▶ **Task to carry out**:
Below are entries; work out how many of their lines include the string "composed", and reply with the number only.

▶ **Dataset content**:
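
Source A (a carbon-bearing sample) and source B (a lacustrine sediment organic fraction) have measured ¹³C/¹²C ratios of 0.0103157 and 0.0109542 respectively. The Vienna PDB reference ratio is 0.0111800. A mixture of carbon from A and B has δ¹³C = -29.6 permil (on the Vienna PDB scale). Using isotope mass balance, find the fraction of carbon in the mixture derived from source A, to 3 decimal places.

0.165

δ_A = (0.0103157/0.0111800 − 1)×1000 = (0.922692 − 1)×1000 = -77.308 permil
δ_B = (0.0109542/0.0111800 − 1)×1000 = (0.979803 − 1)×1000 = -20.197 permil
f_A = (δ_mix − δ_B)/(δ_A − δ_B) = (-29.6 − (-20.197))/(-77.308 − (-20.197))
f_A = -9.403 / -57.111 = 0.1646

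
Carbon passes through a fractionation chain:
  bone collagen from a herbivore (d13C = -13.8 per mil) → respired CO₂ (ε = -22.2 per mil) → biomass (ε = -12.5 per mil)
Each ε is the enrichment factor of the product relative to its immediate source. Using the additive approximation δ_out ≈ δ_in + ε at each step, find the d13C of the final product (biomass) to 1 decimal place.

-48.5 per mil

step 1: δ ≈ -13.8 + (-22.2) = -36.0 per mil
step 2: δ ≈ -36.0 + (-12.5) = -48.5 per mil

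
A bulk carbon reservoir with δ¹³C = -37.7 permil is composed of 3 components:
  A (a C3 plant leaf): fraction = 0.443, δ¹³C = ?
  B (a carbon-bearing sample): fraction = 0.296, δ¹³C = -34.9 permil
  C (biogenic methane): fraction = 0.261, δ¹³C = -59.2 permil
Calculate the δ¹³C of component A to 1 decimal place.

-26.9 permil

Isotope mass balance: δ_bulk = Σ fᵢ·δᵢ.
-37.7 = 0.443×δ_A + 0.296×(-34.9) + 0.261×(-59.2)
0.443·δ_A = -37.7 − (-25.782) = -11.918
δ_A = -11.918 / 0.443 = -26.90 permil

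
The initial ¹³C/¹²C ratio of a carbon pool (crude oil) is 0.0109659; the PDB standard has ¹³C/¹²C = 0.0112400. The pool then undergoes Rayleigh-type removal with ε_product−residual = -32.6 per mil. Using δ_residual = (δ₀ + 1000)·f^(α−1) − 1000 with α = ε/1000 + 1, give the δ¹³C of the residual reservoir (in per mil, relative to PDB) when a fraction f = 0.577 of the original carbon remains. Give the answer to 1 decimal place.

-6.7 per mil

δ₀ = (0.0109659/0.0112400 − 1)×1000 = (0.975614 − 1)×1000 = -24.386 per mil
α − 1 = ε/1000 = -0.0326
f^(α−1) = 0.577^(-0.0326) = 1.018089
δ_res = (-24.386 + 1000) × 1.018089 − 1000 = 993.262 − 1000 = -6.74 per mil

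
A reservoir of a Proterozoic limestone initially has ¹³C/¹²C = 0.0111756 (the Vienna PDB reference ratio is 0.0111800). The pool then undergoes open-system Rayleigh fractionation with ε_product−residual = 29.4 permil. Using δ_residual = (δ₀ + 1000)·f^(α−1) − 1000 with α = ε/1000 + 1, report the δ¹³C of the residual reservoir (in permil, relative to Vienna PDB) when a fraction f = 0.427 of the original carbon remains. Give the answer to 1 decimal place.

-25.1 permil

δ₀ = (0.0111756/0.0111800 − 1)×1000 = (0.999606 − 1)×1000 = -0.394 permil
α − 1 = ε/1000 = 0.0294
f^(α−1) = 0.427^(0.0294) = 0.975292
δ_res = (-0.394 + 1000) × 0.975292 − 1000 = 974.908 − 1000 = -25.09 permil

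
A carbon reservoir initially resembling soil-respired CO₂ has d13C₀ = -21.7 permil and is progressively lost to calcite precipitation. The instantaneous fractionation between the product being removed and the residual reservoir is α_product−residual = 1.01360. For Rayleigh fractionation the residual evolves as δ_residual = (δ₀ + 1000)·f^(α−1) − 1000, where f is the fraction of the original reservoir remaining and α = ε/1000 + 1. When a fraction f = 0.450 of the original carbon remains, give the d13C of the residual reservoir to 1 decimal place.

Rayleigh residual: δ_res = (δ₀ + 1000)·f^(α−1) − 1000
α − 1 = 0.01360
f^(α−1) = 0.450^(0.01360) = 0.989199
δ_res = (-21.7 + 1000) × 0.989199 − 1000 = 967.733 − 1000 = -32.27 permil

-32.3 permil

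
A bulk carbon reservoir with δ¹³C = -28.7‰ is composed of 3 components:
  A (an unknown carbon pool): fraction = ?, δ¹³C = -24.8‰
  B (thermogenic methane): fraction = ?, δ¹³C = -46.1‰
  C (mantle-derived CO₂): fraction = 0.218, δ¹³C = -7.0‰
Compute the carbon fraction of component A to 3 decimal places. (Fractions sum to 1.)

0.417

Let f_A and f_B be the unknown fractions; fractions sum to 1 so f_A + f_B = 0.782.
Mass balance: Σ fᵢ·δᵢ = δ_bulk ⇒ f_A·(-24.8) + f_B·(-46.1) = -28.7 − (-1.526) = -27.174
Substitute f_B = 0.782 − f_A:
f_A·(-24.8 − -46.1) = -27.174 − 0.782×(-46.1) = 8.876
f_A = 8.876 / 21.3 = 0.4167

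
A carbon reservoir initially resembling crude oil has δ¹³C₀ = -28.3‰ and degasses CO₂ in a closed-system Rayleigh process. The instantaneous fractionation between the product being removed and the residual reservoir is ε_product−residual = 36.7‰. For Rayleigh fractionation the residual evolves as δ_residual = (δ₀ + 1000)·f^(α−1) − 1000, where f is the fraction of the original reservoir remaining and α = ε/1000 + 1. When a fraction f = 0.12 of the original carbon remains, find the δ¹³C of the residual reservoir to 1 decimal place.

Rayleigh residual: δ_res = (δ₀ + 1000)·f^(α−1) − 1000
α = ε/1000 + 1 = 1.03670, so α − 1 = 0.03670
f^(α−1) = 0.12^(0.03670) = 0.925137
δ_res = (-28.3 + 1000) × 0.925137 − 1000 = 898.955 − 1000 = -101.04‰

-101.0‰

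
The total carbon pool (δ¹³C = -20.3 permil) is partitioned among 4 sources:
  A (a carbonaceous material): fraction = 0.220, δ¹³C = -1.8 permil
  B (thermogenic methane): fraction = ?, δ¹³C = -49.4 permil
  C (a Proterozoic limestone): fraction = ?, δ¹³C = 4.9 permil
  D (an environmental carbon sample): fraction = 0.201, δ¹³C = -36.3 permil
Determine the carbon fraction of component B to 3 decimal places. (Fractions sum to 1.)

Let f_B and f_C be the unknown fractions; fractions sum to 1 so f_B + f_C = 0.579.
Mass balance: Σ fᵢ·δᵢ = δ_bulk ⇒ f_B·(-49.4) + f_C·(4.9) = -20.3 − (-7.692) = -12.608
Substitute f_C = 0.579 − f_B:
f_B·(-49.4 − 4.9) = -12.608 − 0.579×(4.9) = -15.445
f_B = -15.445 / -54.3 = 0.2844

0.284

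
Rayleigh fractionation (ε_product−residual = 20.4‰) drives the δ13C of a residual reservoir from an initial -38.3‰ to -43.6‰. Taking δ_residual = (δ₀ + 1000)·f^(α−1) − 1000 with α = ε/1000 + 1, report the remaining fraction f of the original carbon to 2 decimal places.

0.76

α − 1 = ε/1000 = 0.0204
(δ_res + 1000)/(δ₀ + 1000) = (-43.6 + 1000)/(-38.3 + 1000) = 956.4/961.7 = 0.994489
f = 0.994489^(1/0.0204) = exp(ln(0.994489)/0.0204) = exp(-0.00553/0.0204)
f = exp(-0.2709) = 0.7627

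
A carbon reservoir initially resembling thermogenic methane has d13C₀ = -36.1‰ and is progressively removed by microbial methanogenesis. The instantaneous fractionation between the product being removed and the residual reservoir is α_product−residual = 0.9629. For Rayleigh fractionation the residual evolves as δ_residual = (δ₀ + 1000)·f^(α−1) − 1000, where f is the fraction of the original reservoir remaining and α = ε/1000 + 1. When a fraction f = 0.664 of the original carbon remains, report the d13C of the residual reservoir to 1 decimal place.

Rayleigh residual: δ_res = (δ₀ + 1000)·f^(α−1) − 1000
α − 1 = -0.03710
f^(α−1) = 0.664^(-0.03710) = 1.015307
δ_res = (-36.1 + 1000) × 1.015307 − 1000 = 978.655 − 1000 = -21.35‰

-21.3‰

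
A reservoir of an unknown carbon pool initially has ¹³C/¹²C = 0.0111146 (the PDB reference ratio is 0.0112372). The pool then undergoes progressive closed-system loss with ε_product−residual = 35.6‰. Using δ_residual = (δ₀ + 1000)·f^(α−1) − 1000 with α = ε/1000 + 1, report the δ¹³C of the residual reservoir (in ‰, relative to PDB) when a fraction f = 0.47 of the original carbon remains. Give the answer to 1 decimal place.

δ₀ = (0.0111146/0.0112372 − 1)×1000 = (0.989090 − 1)×1000 = -10.910‰
α − 1 = ε/1000 = 0.0356
f^(α−1) = 0.47^(0.0356) = 0.973479
δ_res = (-10.910 + 1000) × 0.973479 − 1000 = 962.858 − 1000 = -37.14‰

-37.1‰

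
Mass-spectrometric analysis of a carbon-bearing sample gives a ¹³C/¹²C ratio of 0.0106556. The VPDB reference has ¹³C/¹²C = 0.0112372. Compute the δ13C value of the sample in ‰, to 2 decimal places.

-51.76‰

δ13C = (R_sample / R_standard − 1) × 1000
R_sample / R_standard = 0.0106556 / 0.0112372 = 0.948243
δ13C = (0.948243 − 1) × 1000 = -51.757‰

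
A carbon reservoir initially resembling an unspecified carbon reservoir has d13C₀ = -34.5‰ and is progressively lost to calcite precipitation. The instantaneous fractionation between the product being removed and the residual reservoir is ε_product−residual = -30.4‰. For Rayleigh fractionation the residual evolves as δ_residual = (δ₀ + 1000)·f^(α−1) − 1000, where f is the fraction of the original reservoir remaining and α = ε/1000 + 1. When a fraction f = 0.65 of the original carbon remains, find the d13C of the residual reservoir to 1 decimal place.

Rayleigh residual: δ_res = (δ₀ + 1000)·f^(α−1) − 1000
α = ε/1000 + 1 = 0.96960, so α − 1 = -0.03040
f^(α−1) = 0.65^(-0.03040) = 1.013182
δ_res = (-34.5 + 1000) × 1.013182 − 1000 = 978.227 − 1000 = -21.77‰

-21.8‰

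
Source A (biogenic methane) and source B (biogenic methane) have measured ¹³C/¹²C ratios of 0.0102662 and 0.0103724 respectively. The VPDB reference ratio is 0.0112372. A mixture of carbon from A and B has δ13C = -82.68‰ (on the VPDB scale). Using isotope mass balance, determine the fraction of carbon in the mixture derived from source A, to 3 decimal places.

0.605

δ_A = (0.0102662/0.0112372 − 1)×1000 = (0.913591 − 1)×1000 = -86.409‰
δ_B = (0.0103724/0.0112372 − 1)×1000 = (0.923041 − 1)×1000 = -76.959‰
f_A = (δ_mix − δ_B)/(δ_A − δ_B) = (-82.68 − (-76.959))/(-86.409 − (-76.959))
f_A = -5.721 / -9.451 = 0.6054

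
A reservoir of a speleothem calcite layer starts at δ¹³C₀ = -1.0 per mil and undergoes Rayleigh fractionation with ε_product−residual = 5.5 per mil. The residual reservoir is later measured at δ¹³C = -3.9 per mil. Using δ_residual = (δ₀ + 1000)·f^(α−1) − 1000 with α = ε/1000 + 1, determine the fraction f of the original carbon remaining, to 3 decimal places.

0.589

α − 1 = ε/1000 = 0.0055
(δ_res + 1000)/(δ₀ + 1000) = (-3.9 + 1000)/(-1.0 + 1000) = 996.1/999.0 = 0.997097
f = 0.997097^(1/0.0055) = exp(ln(0.997097)/0.0055) = exp(-0.00291/0.0055)
f = exp(-0.5286) = 0.5894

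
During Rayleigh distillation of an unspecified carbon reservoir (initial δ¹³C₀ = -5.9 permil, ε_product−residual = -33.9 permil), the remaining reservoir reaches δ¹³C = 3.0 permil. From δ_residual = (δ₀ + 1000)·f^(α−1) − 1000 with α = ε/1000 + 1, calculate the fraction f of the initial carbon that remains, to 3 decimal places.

0.769

α − 1 = ε/1000 = -0.0339
(δ_res + 1000)/(δ₀ + 1000) = (3.0 + 1000)/(-5.9 + 1000) = 1003.0/994.1 = 1.008953
f = 1.008953^(1/-0.0339) = exp(ln(1.008953)/-0.0339) = exp(0.00891/-0.0339)
f = exp(-0.2629) = 0.7688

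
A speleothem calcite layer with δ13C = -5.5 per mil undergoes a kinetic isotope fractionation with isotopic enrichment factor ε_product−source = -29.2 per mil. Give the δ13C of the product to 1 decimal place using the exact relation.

Exactly, δ_product = (δ_source + 1000)·(ε/1000 + 1) − 1000.
δ_product = (-5.5 + 1000) × (-29.2/1000 + 1) − 1000
δ_product = -34.54 per mil

-34.5 per mil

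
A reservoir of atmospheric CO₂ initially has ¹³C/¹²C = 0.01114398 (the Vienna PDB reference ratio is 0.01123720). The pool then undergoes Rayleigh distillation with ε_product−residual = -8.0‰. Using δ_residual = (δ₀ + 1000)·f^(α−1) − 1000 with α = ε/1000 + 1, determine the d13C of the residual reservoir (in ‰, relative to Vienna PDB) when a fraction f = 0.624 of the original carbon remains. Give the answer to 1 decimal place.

-4.5‰

δ₀ = (0.01114398/0.01123720 − 1)×1000 = (0.991704 − 1)×1000 = -8.296‰
α − 1 = ε/1000 = -0.0080
f^(α−1) = 0.624^(-0.0080) = 1.003780
δ_res = (-8.296 + 1000) × 1.003780 − 1000 = 995.453 − 1000 = -4.55‰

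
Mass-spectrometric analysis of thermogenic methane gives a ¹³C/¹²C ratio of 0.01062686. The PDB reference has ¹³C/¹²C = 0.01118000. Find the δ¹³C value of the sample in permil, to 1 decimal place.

-49.5 permil

δ¹³C = (R_sample / R_standard − 1) × 1000
R_sample / R_standard = 0.01062686 / 0.01118000 = 0.950524
δ¹³C = (0.950524 − 1) × 1000 = -49.48 permil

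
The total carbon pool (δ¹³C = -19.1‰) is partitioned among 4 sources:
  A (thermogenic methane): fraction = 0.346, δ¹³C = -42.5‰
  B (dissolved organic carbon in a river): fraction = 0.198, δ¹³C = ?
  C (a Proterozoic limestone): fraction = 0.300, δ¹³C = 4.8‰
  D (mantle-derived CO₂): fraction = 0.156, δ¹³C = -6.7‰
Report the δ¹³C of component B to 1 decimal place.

Isotope mass balance: δ_bulk = Σ fᵢ·δᵢ.
-19.1 = 0.346×(-42.5) + 0.198×δ_B + 0.300×(4.8) + 0.156×(-6.7)
0.198·δ_B = -19.1 − (-14.310) = -4.790
δ_B = -4.790 / 0.198 = -24.19‰

-24.2‰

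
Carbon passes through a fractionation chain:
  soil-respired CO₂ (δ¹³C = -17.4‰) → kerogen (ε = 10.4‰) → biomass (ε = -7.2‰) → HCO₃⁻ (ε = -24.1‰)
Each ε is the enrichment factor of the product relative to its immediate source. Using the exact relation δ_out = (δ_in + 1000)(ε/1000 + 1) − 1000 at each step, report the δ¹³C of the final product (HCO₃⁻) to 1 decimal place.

step 1: δ = (-17.40 + 1000)·(10.4/1000 + 1) − 1000 = -7.18‰
step 2: δ = (-7.18 + 1000)·(-7.2/1000 + 1) − 1000 = -14.33‰
step 3: δ = (-14.33 + 1000)·(-24.1/1000 + 1) − 1000 = -38.08‰

-38.1‰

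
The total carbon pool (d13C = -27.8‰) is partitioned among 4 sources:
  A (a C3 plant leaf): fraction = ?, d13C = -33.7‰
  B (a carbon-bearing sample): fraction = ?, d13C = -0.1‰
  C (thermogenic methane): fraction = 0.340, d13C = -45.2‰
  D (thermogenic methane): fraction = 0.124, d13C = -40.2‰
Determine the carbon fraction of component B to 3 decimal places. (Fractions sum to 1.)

0.316

Let f_B and f_A be the unknown fractions; fractions sum to 1 so f_B + f_A = 0.536.
Mass balance: Σ fᵢ·δᵢ = δ_bulk ⇒ f_B·(-0.1) + f_A·(-33.7) = -27.8 − (-20.353) = -7.447
Substitute f_A = 0.536 − f_B:
f_B·(-0.1 − -33.7) = -7.447 − 0.536×(-33.7) = 10.616
f_B = 10.616 / 33.6 = 0.3160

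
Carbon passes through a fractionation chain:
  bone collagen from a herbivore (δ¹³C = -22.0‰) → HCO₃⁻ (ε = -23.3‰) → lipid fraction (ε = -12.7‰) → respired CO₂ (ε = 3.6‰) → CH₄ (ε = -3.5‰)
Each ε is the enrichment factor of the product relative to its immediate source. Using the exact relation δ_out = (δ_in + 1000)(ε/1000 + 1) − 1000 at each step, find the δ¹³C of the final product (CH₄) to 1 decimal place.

step 1: δ = (-22.00 + 1000)·(-23.3/1000 + 1) − 1000 = -44.79‰
step 2: δ = (-44.79 + 1000)·(-12.7/1000 + 1) − 1000 = -56.92‰
step 3: δ = (-56.92 + 1000)·(3.6/1000 + 1) − 1000 = -53.52‰
step 4: δ = (-53.52 + 1000)·(-3.5/1000 + 1) − 1000 = -56.84‰

-56.8‰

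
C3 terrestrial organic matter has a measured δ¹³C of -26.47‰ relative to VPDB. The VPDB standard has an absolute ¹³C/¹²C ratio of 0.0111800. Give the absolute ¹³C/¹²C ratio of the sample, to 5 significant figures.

0.010884

R_sample = R_standard × (δ¹³C/1000 + 1)
R_sample = 0.0111800 × (-26.47/1000 + 1) = 0.0111800 × 0.973530
R_sample = 0.0108841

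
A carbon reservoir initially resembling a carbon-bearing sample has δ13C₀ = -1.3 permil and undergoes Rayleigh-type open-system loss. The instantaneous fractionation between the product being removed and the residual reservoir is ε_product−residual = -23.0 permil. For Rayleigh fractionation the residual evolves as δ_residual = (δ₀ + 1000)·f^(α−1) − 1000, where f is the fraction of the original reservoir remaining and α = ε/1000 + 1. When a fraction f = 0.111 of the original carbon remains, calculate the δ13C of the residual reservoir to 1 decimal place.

50.5 permil

Rayleigh residual: δ_res = (δ₀ + 1000)·f^(α−1) − 1000
α = ε/1000 + 1 = 0.97700, so α − 1 = -0.02300
f^(α−1) = 0.111^(-0.02300) = 1.051859
δ_res = (-1.3 + 1000) × 1.051859 − 1000 = 1050.492 − 1000 = 50.49 permil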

▶ **Written reply**:
2